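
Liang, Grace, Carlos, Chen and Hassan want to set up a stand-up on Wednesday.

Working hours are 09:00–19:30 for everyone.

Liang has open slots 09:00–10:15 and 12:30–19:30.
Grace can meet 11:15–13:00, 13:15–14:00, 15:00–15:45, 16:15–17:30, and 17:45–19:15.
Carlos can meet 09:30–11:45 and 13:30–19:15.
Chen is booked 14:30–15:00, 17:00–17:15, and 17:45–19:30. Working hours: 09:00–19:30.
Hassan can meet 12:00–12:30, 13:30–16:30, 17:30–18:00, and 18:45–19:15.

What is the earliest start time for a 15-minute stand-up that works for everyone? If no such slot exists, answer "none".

13:30

Chen free within 09:00–19:30: 09:00–14:30, 15:00–17:00, 17:15–17:45.
Liang ∩ Grace: 12:30–13:00, 13:15–14:00, 15:00–15:45, 16:15–17:30, 17:45–19:15.
Liang ∩ Grace ∩ Carlos: 13:30–14:00, 15:00–15:45, 16:15–17:30, 17:45–19:15.
Liang ∩ Grace ∩ Carlos ∩ Chen: 13:30–14:00, 15:00–15:45, 16:15–17:00, 17:15–17:30.
Liang ∩ Grace ∩ Carlos ∩ Chen ∩ Hassan: 13:30–14:00, 15:00–15:45, 16:15–16:30.
Windows ≥ 15 min: 13:30–14:00, 15:00–15:45, 16:15–16:30.
Earliest such window starts at 13:30.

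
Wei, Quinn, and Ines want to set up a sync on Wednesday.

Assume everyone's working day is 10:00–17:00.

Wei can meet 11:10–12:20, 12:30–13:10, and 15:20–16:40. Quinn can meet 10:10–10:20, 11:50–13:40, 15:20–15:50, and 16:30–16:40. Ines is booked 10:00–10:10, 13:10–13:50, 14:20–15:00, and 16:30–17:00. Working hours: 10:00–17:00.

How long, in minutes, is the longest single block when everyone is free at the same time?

40 minutes

Ines free within 10:00–17:00: 10:10–13:10, 13:50–14:20, 15:00–16:30.
Wei ∩ Quinn: 11:50–12:20, 12:30–13:10, 15:20–15:50, 16:30–16:40.
Wei ∩ Quinn ∩ Ines: 11:50–12:20, 12:30–13:10, 15:20–15:50.
Common window lengths: 30, 40, 30 min; longest is 40.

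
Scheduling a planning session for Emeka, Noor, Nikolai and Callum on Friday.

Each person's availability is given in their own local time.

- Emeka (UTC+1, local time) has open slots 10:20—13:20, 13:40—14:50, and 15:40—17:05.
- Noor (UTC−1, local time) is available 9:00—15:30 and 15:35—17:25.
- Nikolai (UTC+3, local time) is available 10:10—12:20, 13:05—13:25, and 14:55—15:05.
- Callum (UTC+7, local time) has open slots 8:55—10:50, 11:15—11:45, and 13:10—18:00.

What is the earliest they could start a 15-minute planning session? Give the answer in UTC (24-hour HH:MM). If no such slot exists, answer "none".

10:05

Emeka → UTC: 09:20–12:20, 12:40–13:50, 14:40–16:05.
Noor → UTC: 10:00–16:30, 16:35–18:25.
Nikolai → UTC: 07:10–09:20, 10:05–10:25, 11:55–12:05.
Callum → UTC: 01:55–03:50, 04:15–04:45, 06:10–11:00.
Emeka ∩ Noor: 10:00–12:20, 12:40–13:50, 14:40–16:05.
Emeka ∩ Noor ∩ Nikolai: 10:05–10:25, 11:55–12:05.
Emeka ∩ Noor ∩ Nikolai ∩ Callum: 10:05–10:25.
Windows ≥ 15 min: 10:05–10:25.
Earliest such window starts at 10:05.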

TASK BRIEF — Take the entries above and copy them exactly from the first line through the line with "- Callum (UTC+7, local"; leave out every line after it.

EXERCISE RESULT —
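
Liang, Grace, Carlos, Chen and Hassan want to set up a stand-up on Wednesday.

Working hours are 09:00–19:30 for everyone.

Liang has open slots 09:00–10:15 and 12:30–19:30.
Grace can meet 11:15–13:00, 13:15–14:00, 15:00–15:45, 16:15–17:30, and 17:45–19:15.
Carlos can meet 09:30–11:45 and 13:30–19:15.
Chen is booked 14:30–15:00, 17:00–17:15, and 17:45–19:30. Working hours: 09:00–19:30.
Hassan can meet 12:00–12:30, 13:30–16:30, 17:30–18:00, and 18:45–19:15.

What is the earliest start time for a 15-minute stand-up that works for everyone? If no such slot exists, answer "none".

13:30

Chen free within 09:00–19:30: 09:00–14:30, 15:00–17:00, 17:15–17:45.
Liang ∩ Grace: 12:30–13:00, 13:15–14:00, 15:00–15:45, 16:15–17:30, 17:45–19:15.
Liang ∩ Grace ∩ Carlos: 13:30–14:00, 15:00–15:45, 16:15–17:30, 17:45–19:15.
Liang ∩ Grace ∩ Carlos ∩ Chen: 13:30–14:00, 15:00–15:45, 16:15–17:00, 17:15–17:30.
Liang ∩ Grace ∩ Carlos ∩ Chen ∩ Hassan: 13:30–14:00, 15:00–15:45, 16:15–16:30.
Windows ≥ 15 min: 13:30–14:00, 15:00–15:45, 16:15–16:30.
Earliest such window starts at 13:30.

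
Wei, Quinn, and Ines want to set up a sync on Wednesday.

Assume everyone's working day is 10:00–17:00.

Wei can meet 11:10–12:20, 12:30–13:10, and 15:20–16:40. Quinn can meet 10:10–10:20, 11:50–13:40, 15:20–15:50, and 16:30–16:40. Ines is booked 10:00–10:10, 13:10–13:50, 14:20–15:00, and 16:30–17:00. Working hours: 10:00–17:00.

How long, in minutes, is the longest single block when everyone is free at the same time?

40 minutes

Ines free within 10:00–17:00: 10:10–13:10, 13:50–14:20, 15:00–16:30.
Wei ∩ Quinn: 11:50–12:20, 12:30–13:10, 15:20–15:50, 16:30–16:40.
Wei ∩ Quinn ∩ Ines: 11:50–12:20, 12:30–13:10, 15:20–15:50.
Common window lengths: 30, 40, 30 min; longest is 40.

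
Scheduling a planning session for Emeka, Noor, Nikolai and Callum on Friday.

Each person's availability is given in their own local time.

- Emeka (UTC+1, local time) has open slots 10:20—13:20, 13:40—14:50, and 15:40—17:05.
- Noor (UTC−1, local time) is available 9:00—15:30 and 15:35—17:25.
- Nikolai (UTC+3, local time) is available 10:10—12:20, 13:05—13:25, and 14:55—15:05.
- Callum (UTC+7, local time) has open slots 8:55—10:50, 11:15—11:45, and 13:10—18:00.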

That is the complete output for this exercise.